WHAT IS REQUIRED:
With the first line below as the start and the line containing "- coverage limit" as the end, copy every line between them exactly, ends included.
----------------------------------------
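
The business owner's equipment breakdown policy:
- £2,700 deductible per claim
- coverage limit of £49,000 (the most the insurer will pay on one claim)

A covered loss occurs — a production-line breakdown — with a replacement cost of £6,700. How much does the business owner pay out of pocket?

£2,700

Subtract the deductible: £6,700 − £2,700 = £4,000.
That's under the £49,000 cap, so the insurer reimburses the full £4,000.
The business owner bears the rest of the original loss: £6,700 − £4,000 = £2,700.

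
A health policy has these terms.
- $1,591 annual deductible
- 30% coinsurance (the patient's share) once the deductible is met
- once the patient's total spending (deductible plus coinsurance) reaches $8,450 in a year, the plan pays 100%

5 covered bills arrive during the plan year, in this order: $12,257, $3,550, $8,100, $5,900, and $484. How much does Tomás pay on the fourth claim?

Bill 1, $12,257: $1,591 to deductible, leaving $10,666; patient's 30% is $3,199.80. Patient owes $4,790.80 (running OOP $4,790.80).
Bill 2, $3,550: deductible met; 30% of $3,550 = $1,065. Patient pays $1,065; OOP now $5,855.80.
Bill 3, $8,100: 30% coinsurance on $8,100 = $2,430. Patient owes $2,430 (running OOP $8,285.80).
Bill 4, $5,900: deductible already satisfied, so patient's share is 30% × $5,900 = $1,770. That would push OOP to $10,055.80, over the $8,450 cap, so patient pays $8,450 − $8,285.80 = $164.20.

$164.20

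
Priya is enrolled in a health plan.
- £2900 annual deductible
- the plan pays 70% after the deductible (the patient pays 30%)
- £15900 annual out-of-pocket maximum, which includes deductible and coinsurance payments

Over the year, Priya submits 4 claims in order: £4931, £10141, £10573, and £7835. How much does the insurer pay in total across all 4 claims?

£21406

Claim 1 — £4931: £2900 finishes the deductible; £2031 goes to coinsurance; 30% of £2031 = £609.30. Cost to patient: £3509.30. OOP to date £3509.30. Plan pays £4931 − £3509.30 = £1421.70.
Claim 2 — £10141: 30% coinsurance on £10141 = £3042.30. Patient owes £3042.30 (running OOP £6551.60). Insurer: £10141 − £3042.30 = £7098.70.
Claim 3 — £10573: deductible already satisfied, so patient's share is 30% × £10573 = £3171.90. Patient pays £3171.90; OOP now £9723.50. Plan pays £10573 − £3171.90 = £7401.10.
Claim 4 — £7835: 30% coinsurance on £7835 = £2350.50. Patient owes £2350.50 (running OOP £12074). Insurer: £7835 − £2350.50 = £5484.50.
Insurer total: £1421.70 + £7098.70 + £7401.10 + £5484.50 = £21406.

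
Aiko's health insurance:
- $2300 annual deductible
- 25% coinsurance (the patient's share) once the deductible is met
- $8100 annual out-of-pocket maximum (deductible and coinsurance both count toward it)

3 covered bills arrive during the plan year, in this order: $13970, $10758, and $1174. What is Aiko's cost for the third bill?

$193

Bill 1, $13970: $2300 to deductible, leaving $11670; 25% of $11670 = $2917.50. Cost to patient: $5217.50. OOP to date $5217.50.
Bill 2, $10758: deductible met; 25% of $10758 = $2689.50. Cost to patient: $2689.50. OOP to date $7907.
Bill 3, $1174: deductible met; 25% of $1174 = $293.50. That would push OOP to $8200.50, over the $8100 cap, so patient pays $8100 − $7907 = $193.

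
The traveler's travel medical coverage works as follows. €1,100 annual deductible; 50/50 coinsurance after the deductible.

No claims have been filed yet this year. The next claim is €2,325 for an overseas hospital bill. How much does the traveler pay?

Nothing has been paid toward the €1,100 deductible, so the first €1,100 of this charge is applied there.
The remaining €1,225 (= €2,325 − €1,100) moves to coinsurance.
Traveler's 50% share of €1,225 is €612.50.
So the traveler owes €1,100 + €612.50 = €1,712.50.

€1,712.50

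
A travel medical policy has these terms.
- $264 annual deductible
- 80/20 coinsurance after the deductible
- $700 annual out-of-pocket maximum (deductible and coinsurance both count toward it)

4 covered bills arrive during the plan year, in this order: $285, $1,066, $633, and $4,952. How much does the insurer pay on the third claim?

Bill 1, $285: $264 to deductible, leaving $21; 20% of $21 = $4.20. Traveler pays $268.20; OOP now $268.20. Insurer: $285 − $268.20 = $16.80.
Bill 2, $1,066: deductible already satisfied, so traveler's share is 20% × $1,066 = $213.20. Cost to traveler: $213.20. OOP to date $481.40. Insurer: $1,066 − $213.20 = $852.80.
Bill 3, $633: 20% coinsurance on $633 = $126.60. Traveler owes $126.60 (running OOP $608). Plan pays $633 − $126.60 = $506.40.

$506.40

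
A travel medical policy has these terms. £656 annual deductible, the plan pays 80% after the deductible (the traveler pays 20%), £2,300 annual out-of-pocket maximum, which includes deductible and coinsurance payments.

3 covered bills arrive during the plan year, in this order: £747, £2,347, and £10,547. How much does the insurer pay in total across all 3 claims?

£11,341

Claim 1 (£747): £656 to deductible, leaving £91; traveler's 20% is £18.20. Cost to traveler: £674.20. OOP to date £674.20. Insurer: £747 − £674.20 = £72.80.
Claim 2 (£2,347): deductible already satisfied, so traveler's share is 20% × £2,347 = £469.40. Cost to traveler: £469.40. OOP to date £1,143.60. Plan pays £2,347 − £469.40 = £1,877.60.
Claim 3 (£10,547): 20% coinsurance on £10,547 = £2,109.40. That would push OOP to £3,253, over the £2,300 cap, so traveler pays £2,300 − £1,143.60 = £1,156.40. Insurer: £10,547 − £1,156.40 = £9,390.60.
Insurer total = bills − traveler's total = £13,641 − £2,300 = £11,341.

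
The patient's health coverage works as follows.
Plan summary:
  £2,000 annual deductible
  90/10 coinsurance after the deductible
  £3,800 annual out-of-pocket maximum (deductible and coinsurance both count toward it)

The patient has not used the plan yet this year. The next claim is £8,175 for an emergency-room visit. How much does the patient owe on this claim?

The full £2,000 deductible is still open; £2,000 of this bill applies to it.
That leaves £8,175 − £2,000 = £6,175 for coinsurance.
Coinsurance: £6,175 × 10% = £617.50.
That puts the patient's cost at £2,000 + £617.50 = £2,617.50 before any cap.
Year-to-date out-of-pocket becomes £0 + £2,617.50 = £2,617.50, still under the £3,800 maximum, so no cap applies.

£2,617.50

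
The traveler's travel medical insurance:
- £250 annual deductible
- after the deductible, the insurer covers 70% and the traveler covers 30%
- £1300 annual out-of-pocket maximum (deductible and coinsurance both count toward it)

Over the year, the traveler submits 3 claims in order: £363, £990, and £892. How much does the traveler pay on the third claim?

Claim 1 (£363): £250 finishes the deductible; £113 goes to coinsurance; coinsurance £113 × 30% = £33.90. Traveler owes £283.90 (running OOP £283.90).
Claim 2 (£990): deductible already satisfied, so traveler's share is 30% × £990 = £297. Traveler owes £297 (running OOP £580.90).
Claim 3 (£892): deductible already satisfied, so traveler's share is 30% × £892 = £267.60. Traveler owes £267.60 (running OOP £848.50).

£267.60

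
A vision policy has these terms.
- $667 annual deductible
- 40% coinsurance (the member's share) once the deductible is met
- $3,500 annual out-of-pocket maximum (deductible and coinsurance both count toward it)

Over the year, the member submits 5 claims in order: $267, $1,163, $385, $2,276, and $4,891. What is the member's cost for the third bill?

#1 ($267): entire amount goes to the deductible. Member pays $267; OOP now $267.
#2 ($1,163): deductible takes $400, $763 remains; coinsurance $763 × 40% = $305.20. Member owes $705.20 (running OOP $972.20).
#3 ($385): deductible met; 40% of $385 = $154. Member pays $154; OOP now $1,126.20.

$154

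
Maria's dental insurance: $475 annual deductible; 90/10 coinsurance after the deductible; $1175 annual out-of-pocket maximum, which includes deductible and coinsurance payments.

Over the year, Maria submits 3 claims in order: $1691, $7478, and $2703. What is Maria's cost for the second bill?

Claim 1 — $1691: deductible takes $475, $1216 remains; 10% of $1216 = $121.60. Cost to patient: $596.60. OOP to date $596.60.
Claim 2 — $7478: 10% coinsurance on $7478 = $747.80. That would push OOP to $1344.40, over the $1175 cap, so patient pays $1175 − $596.60 = $578.40.

$578.40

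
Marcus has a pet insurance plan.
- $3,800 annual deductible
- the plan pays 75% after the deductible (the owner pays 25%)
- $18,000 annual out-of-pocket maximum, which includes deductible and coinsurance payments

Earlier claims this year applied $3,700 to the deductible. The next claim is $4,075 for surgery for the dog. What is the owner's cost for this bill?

Remaining deductible: $3,800 − $3,700 = $100.
That leaves $4,075 − $100 = $3,975 for coinsurance.
25% of $3,975 = $993.75 falls to the owner.
So the owner owes $100 + $993.75 = $1,093.75 before any cap.
Total out-of-pocket so far would be $3,700 + $1,093.75 = $4,793.75, below the $18,000 cap — no reduction.

$1,093.75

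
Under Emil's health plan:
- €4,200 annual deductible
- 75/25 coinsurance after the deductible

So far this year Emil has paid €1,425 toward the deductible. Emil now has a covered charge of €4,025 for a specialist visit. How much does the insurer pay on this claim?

Deductible still to meet: €4,200 − €1,425 = €2,775.
The remaining €1,250 (= €4,025 − €2,775) moves to coinsurance.
Patient's 25% share of €1,250 is €312.50.
So the patient owes €2,775 + €312.50 = €3,087.50.
Insurer pays the balance: €4,025 − €3,087.50 = €937.50.

€937.50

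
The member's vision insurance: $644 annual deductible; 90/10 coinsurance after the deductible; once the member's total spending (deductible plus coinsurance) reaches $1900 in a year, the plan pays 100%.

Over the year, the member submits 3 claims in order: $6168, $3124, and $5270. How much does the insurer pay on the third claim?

$4878.80

Claim 1 — $6168: $644 finishes the deductible; $5524 goes to coinsurance; member's 10% is $552.40. Member pays $1196.40; OOP now $1196.40. Plan pays $6168 − $1196.40 = $4971.60.
Claim 2 — $3124: deductible already satisfied, so member's share is 10% × $3124 = $312.40. Cost to member: $312.40. OOP to date $1508.80. Plan pays $3124 − $312.40 = $2811.60.
Claim 3 — $5270: 10% coinsurance on $5270 = $527. OOP would hit $2035.80 > $1900, so the cap limits the member to $1900 − $1508.80 = $391.20. Plan pays $5270 − $391.20 = $4878.80.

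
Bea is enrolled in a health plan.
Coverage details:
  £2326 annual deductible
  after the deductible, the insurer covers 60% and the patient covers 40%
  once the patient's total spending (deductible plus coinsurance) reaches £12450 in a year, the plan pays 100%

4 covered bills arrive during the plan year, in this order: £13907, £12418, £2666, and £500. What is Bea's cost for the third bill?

#1 (£13907): £2326 finishes the deductible; £11581 goes to coinsurance; coinsurance £11581 × 40% = £4632.40. Patient pays £6958.40; OOP now £6958.40.
#2 (£12418): deductible met; 40% of £12418 = £4967.20. Patient pays £4967.20; OOP now £11925.60.
#3 (£2666): deductible already satisfied, so patient's share is 40% × £2666 = £1066.40. Adding that to £11925.60 gives £12992, past the £12450 cap; patient pays only £12450 − £11925.60 = £524.40.

£524.40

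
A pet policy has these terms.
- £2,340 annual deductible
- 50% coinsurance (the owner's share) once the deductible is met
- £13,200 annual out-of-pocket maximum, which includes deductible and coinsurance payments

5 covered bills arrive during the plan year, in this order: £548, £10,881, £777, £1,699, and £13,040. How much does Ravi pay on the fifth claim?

£5,077.50

Claim 1 — £548: entire amount goes to the deductible. Owner pays £548; OOP now £548.
Claim 2 — £10,881: £1,792 to deductible, leaving £9,089; coinsurance £9,089 × 50% = £4,544.50. Owner owes £6,336.50 (running OOP £6,884.50).
Claim 3 — £777: deductible met; 50% of £777 = £388.50. Owner owes £388.50 (running OOP £7,273).
Claim 4 — £1,699: deductible met; 50% of £1,699 = £849.50. Owner pays £849.50; OOP now £8,122.50.
Claim 5 — £13,040: deductible met; 50% of £13,040 = £6,520. OOP would hit £14,642.50 > £13,200, so the cap limits the owner to £13,200 − £8,122.50 = £5,077.50.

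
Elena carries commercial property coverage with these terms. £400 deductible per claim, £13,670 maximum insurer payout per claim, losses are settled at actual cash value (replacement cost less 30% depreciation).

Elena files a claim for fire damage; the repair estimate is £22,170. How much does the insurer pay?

£13,670

At 30% depreciation, ACV = £22,170 − £6,651 = £15,519.
After the deductible, £15,519 − £400 = £15,119 remains.
The £13,670 per-incident cap binds; insurer pays £13,670.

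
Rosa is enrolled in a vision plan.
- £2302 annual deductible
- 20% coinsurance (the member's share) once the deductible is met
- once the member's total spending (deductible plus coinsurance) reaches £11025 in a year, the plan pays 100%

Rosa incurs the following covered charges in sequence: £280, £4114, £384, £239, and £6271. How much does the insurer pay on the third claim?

£307.20

Claim 1 — £280: entire amount goes to the deductible. Member pays £280; OOP now £280. Plan pays £280 − £280 = £0.
Claim 2 — £4114: £2022 finishes the deductible; £2092 goes to coinsurance; member's 20% is £418.40. Member owes £2440.40 (running OOP £2720.40). Plan pays £4114 − £2440.40 = £1673.60.
Claim 3 — £384: deductible met; 20% of £384 = £76.80. Member pays £76.80; OOP now £2797.20. Insurer: £384 − £76.80 = £307.20.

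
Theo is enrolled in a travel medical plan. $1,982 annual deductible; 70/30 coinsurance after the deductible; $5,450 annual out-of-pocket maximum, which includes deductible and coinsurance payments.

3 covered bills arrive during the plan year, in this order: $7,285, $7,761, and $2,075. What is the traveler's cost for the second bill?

$1,877.10

#1 ($7,285): $1,982 finishes the deductible; $5,303 goes to coinsurance; coinsurance $5,303 × 30% = $1,590.90. Traveler pays $3,572.90; OOP now $3,572.90.
#2 ($7,761): deductible met; 30% of $7,761 = $2,328.30. Adding that to $3,572.90 gives $5,901.20, past the $5,450 cap; traveler pays only $5,450 − $3,572.90 = $1,877.10.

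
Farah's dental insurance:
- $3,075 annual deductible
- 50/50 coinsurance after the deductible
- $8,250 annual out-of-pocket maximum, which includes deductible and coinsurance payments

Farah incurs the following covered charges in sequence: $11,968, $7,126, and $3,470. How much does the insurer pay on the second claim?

$6,397.50

Bill 1, $11,968: $3,075 to deductible, leaving $8,893; patient's 50% is $4,446.50. Cost to patient: $7,521.50. OOP to date $7,521.50. Insurer: $11,968 − $7,521.50 = $4,446.50.
Bill 2, $7,126: 50% coinsurance on $7,126 = $3,563. OOP would hit $11,084.50 > $8,250, so the cap limits the patient to $8,250 − $7,521.50 = $728.50. Plan pays $7,126 − $728.50 = $6,397.50.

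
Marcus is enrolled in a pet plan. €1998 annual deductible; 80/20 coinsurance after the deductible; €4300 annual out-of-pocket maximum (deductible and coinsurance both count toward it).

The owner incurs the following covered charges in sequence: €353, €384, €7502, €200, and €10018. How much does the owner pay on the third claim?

Bill 1, €353: all of it applies to the deductible. Cost to owner: €353. OOP to date €353.
Bill 2, €384: fully absorbed by the deductible. Cost to owner: €384. OOP to date €737.
Bill 3, €7502: €1261 to deductible, leaving €6241; 20% of €6241 = €1248.20. Owner pays €2509.20; OOP now €3246.20.

€2509.20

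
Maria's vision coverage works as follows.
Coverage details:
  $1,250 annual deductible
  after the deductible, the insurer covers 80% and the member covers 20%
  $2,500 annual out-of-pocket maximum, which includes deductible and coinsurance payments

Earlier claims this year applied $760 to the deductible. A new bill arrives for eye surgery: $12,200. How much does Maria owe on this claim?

Remaining deductible: $1,250 − $760 = $490.
After the $490 deductible portion, $12,200 − $490 = $11,710 is subject to coinsurance.
20% of $11,710 = $2,342 falls to the member.
Member responsibility before any cap: $490 + $2,342 = $2,832.
That would bring total out-of-pocket to $3,592, past the $2,500 cap. The member is capped at $2,500 − $760 = $1,740 on this claim.

$1,740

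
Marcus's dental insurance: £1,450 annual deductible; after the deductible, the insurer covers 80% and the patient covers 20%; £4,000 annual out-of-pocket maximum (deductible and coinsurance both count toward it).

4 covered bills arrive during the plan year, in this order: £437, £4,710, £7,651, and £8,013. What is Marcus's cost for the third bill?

£1,530.20

Bill 1, £437: fully absorbed by the deductible. Patient pays £437; OOP now £437.
Bill 2, £4,710: £1,013 finishes the deductible; £3,697 goes to coinsurance; coinsurance £3,697 × 20% = £739.40. Patient pays £1,752.40; OOP now £2,189.40.
Bill 3, £7,651: 20% coinsurance on £7,651 = £1,530.20. Patient pays £1,530.20; OOP now £3,719.60.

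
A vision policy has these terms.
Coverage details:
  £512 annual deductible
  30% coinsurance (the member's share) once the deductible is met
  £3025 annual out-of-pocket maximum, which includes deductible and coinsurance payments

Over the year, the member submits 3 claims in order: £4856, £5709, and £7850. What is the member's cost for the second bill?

£1209.80

Claim 1 — £4856: deductible takes £512, £4344 remains; member's 30% is £1303.20. Member pays £1815.20; OOP now £1815.20.
Claim 2 — £5709: deductible met; 30% of £5709 = £1712.70. That would push OOP to £3527.90, over the £3025 cap, so member pays £3025 − £1815.20 = £1209.80.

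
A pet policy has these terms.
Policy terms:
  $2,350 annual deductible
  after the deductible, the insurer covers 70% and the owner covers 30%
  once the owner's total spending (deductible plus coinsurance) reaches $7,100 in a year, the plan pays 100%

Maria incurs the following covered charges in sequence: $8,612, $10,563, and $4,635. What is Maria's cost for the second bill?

$2,871.40

Bill 1, $8,612: $2,350 finishes the deductible; $6,262 goes to coinsurance; owner's 30% is $1,878.60. Owner pays $4,228.60; OOP now $4,228.60.
Bill 2, $10,563: deductible already satisfied, so owner's share is 30% × $10,563 = $3,168.90. OOP would hit $7,397.50 > $7,100, so the cap limits the owner to $7,100 − $4,228.60 = $2,871.40.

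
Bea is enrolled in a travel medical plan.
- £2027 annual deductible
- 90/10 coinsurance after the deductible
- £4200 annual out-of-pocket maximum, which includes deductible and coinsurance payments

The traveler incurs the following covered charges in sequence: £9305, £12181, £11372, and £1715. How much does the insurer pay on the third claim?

£11144.90

Claim 1 — £9305: £2027 to deductible, leaving £7278; 10% of £7278 = £727.80. Cost to traveler: £2754.80. OOP to date £2754.80. Insurer: £9305 − £2754.80 = £6550.20.
Claim 2 — £12181: 10% coinsurance on £12181 = £1218.10. Traveler owes £1218.10 (running OOP £3972.90). Insurer: £12181 − £1218.10 = £10962.90.
Claim 3 — £11372: 10% coinsurance on £11372 = £1137.20. OOP would hit £5110.10 > £4200, so the cap limits the traveler to £4200 − £3972.90 = £227.10. Insurer: £11372 − £227.10 = £11144.90.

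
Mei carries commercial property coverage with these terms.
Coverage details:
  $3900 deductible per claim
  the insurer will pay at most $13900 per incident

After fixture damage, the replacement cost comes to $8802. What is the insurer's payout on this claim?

$4902

After the deductible, $8802 − $3900 = $4902 remains.
$4902 is within the $13900 limit, so the insurer pays $4902.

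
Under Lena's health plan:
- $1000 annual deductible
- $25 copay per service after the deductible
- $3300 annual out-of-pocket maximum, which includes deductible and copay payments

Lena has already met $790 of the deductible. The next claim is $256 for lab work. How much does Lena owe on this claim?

$235

Remaining deductible: $1000 − $790 = $210.
That leaves $256 − $210 = $46 for the copay.
Copay on this service: $25.
That puts the patient's cost at $210 + $25 = $235 before any cap.
Year-to-date out-of-pocket becomes $790 + $235 = $1025, still under the $3300 maximum, so no cap applies.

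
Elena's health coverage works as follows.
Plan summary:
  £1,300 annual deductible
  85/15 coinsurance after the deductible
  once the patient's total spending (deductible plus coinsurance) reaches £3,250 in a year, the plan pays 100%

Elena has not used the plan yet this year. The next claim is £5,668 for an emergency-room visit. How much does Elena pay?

£1,955.20

The full £1,300 deductible is still open; £1,300 of this bill applies to it.
After the £1,300 deductible portion, £5,668 − £1,300 = £4,368 is subject to coinsurance.
Coinsurance: £4,368 × 15% = £655.20.
So the patient owes £1,300 + £655.20 = £1,955.20 before any cap.
Total out-of-pocket so far would be £0 + £1,955.20 = £1,955.20, below the £3,250 cap — no reduction.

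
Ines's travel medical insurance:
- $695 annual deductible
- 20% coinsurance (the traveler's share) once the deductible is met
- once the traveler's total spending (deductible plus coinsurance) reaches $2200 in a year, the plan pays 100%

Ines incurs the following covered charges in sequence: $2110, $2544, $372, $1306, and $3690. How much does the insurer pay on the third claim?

$297.60

#1 ($2110): $695 finishes the deductible; $1415 goes to coinsurance; traveler's 20% is $283. Cost to traveler: $978. OOP to date $978. Insurer: $2110 − $978 = $1132.
#2 ($2544): 20% coinsurance on $2544 = $508.80. Traveler owes $508.80 (running OOP $1486.80). Insurer: $2544 − $508.80 = $2035.20.
#3 ($372): deductible already satisfied, so traveler's share is 20% × $372 = $74.40. Traveler owes $74.40 (running OOP $1561.20). Plan pays $372 − $74.40 = $297.60.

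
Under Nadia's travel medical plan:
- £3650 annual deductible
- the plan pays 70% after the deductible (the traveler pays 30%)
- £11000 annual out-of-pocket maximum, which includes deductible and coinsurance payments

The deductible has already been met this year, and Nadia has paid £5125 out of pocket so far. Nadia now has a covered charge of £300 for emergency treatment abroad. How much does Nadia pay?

£90

With the deductible met, the entire £300 is subject to coinsurance.
30% of £300 = £90 falls to the traveler.
Total out-of-pocket so far would be £5125 + £90 = £5215, below the £11000 cap — no reduction.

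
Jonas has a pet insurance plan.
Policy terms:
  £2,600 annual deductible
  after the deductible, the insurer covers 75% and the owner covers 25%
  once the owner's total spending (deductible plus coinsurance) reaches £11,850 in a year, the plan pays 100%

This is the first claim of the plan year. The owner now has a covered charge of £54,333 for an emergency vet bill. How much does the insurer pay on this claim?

£42,483

Deductible not yet touched, so the first £2,600 of the bill goes to the deductible.
The remaining £51,733 (= £54,333 − £2,600) moves to coinsurance.
25% of £51,733 = £12,933.25 falls to the owner.
So the owner owes £2,600 + £12,933.25 = £15,533.25 before any cap.
That would bring total out-of-pocket to £15,533.25, past the £11,850 cap. The owner is capped at £11,850 − £0 = £11,850 on this claim.
The plan picks up £54,333 − £11,850 = £42,483.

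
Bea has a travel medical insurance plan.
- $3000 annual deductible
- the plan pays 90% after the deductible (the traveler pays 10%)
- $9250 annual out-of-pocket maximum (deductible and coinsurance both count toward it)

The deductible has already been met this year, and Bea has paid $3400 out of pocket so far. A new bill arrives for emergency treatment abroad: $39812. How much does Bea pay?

The deductible is already satisfied, so the full bill goes to coinsurance.
Traveler's 10% share of $39812 is $3981.20.
Year-to-date out-of-pocket becomes $3400 + $3981.20 = $7381.20, still under the $9250 maximum, so no cap applies.

$3981.20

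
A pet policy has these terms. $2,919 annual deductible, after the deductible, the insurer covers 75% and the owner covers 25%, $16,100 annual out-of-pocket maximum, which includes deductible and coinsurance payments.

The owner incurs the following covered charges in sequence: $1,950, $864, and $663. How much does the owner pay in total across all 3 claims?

$3,058.50

Bill 1, $1,950: all of it applies to the deductible. Owner owes $1,950 (running OOP $1,950).
Bill 2, $864: entire amount goes to the deductible. Owner pays $864; OOP now $2,814.
Bill 3, $663: $105 finishes the deductible; $558 goes to coinsurance; 25% of $558 = $139.50. Cost to owner: $244.50. OOP to date $3,058.50.
Total paid by the owner: $1,950 + $864 + $244.50 = $3,058.50.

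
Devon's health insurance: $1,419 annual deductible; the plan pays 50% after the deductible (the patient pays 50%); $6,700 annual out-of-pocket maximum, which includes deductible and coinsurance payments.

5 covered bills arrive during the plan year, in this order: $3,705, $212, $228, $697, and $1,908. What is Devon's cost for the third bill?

Claim 1 ($3,705): $1,419 finishes the deductible; $2,286 goes to coinsurance; 50% of $2,286 = $1,143. Patient pays $2,562; OOP now $2,562.
Claim 2 ($212): 50% coinsurance on $212 = $106. Patient pays $106; OOP now $2,668.
Claim 3 ($228): deductible already satisfied, so patient's share is 50% × $228 = $114. Patient owes $114 (running OOP $2,782).

$114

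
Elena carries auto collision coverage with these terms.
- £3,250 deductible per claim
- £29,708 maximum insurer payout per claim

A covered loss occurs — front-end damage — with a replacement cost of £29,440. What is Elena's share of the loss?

Less the £3,250 deductible: £29,440 − £3,250 = £26,190.
That's under the £29,708 cap, so the insurer reimburses the full £26,190.
The driver bears the rest of the original loss: £29,440 − £26,190 = £3,250.

£3,250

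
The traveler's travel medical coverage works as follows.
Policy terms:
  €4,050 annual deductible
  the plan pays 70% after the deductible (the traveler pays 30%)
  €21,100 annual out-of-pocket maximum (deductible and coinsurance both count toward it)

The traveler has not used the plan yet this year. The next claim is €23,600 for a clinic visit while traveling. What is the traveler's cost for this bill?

€9,915

Deductible not yet touched, so the first €4,050 of the bill goes to the deductible.
After the €4,050 deductible portion, €23,600 − €4,050 = €19,550 is subject to coinsurance.
Traveler's 30% share of €19,550 is €5,865.
Traveler responsibility before any cap: €4,050 + €5,865 = €9,915.
Year-to-date out-of-pocket becomes €0 + €9,915 = €9,915, still under the €21,100 maximum, so no cap applies.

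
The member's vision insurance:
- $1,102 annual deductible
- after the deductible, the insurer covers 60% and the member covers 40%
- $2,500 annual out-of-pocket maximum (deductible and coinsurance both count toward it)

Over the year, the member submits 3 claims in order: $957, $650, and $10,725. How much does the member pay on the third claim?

Bill 1, $957: entire amount goes to the deductible. Member pays $957; OOP now $957.
Bill 2, $650: deductible takes $145, $505 remains; 40% of $505 = $202. Member pays $347; OOP now $1,304.
Bill 3, $10,725: deductible met; 40% of $10,725 = $4,290. OOP would hit $5,594 > $2,500, so the cap limits the member to $2,500 − $1,304 = $1,196.

$1,196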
----------------------------------------
ANSWER FOR THIS EXERCISE:
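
The business owner's equipment breakdown policy:
- £2,700 deductible per claim
- coverage limit of £49,000 (the most the insurer will pay on one claim)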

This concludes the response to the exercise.